**TASK INPUT:**

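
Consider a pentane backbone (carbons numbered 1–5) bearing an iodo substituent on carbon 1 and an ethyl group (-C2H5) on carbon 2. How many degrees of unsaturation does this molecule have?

0

Atom tally by fragment:
  ICH2 → C:1 H:2 I:1
  CH(C2H5) → C:3 H:6
  CH2 → C:1 H:2
  CH2 → C:1 H:2
  CH3 → C:1 H:3
Element totals:
  C: 7
  H: 15
  I: 1
Molecular formula: C7H15I.
DoU = (2C + 2 + N − H − X) / 2 = (2·7 + 2 + 0 − 15 − 1) / 2 = 0.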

**ASSIGNED TASK:** The required output is all of the material, word for word.

**RESPONSE TO THIS TASK:**
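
Consider a pentane backbone (carbons numbered 1–5) bearing an iodo substituent on carbon 1 and an ethyl group (-C2H5) on carbon 2. How many degrees of unsaturation does this molecule have?

0

Atom tally by fragment:
  ICH2 → C:1 H:2 I:1
  CH(C2H5) → C:3 H:6
  CH2 → C:1 H:2
  CH2 → C:1 H:2
  CH3 → C:1 H:3
Element totals:
  C: 7
  H: 15
  I: 1
Molecular formula: C7H15I.
DoU = (2C + 2 + N − H − X) / 2 = (2·7 + 2 + 0 − 15 − 1) / 2 = 0.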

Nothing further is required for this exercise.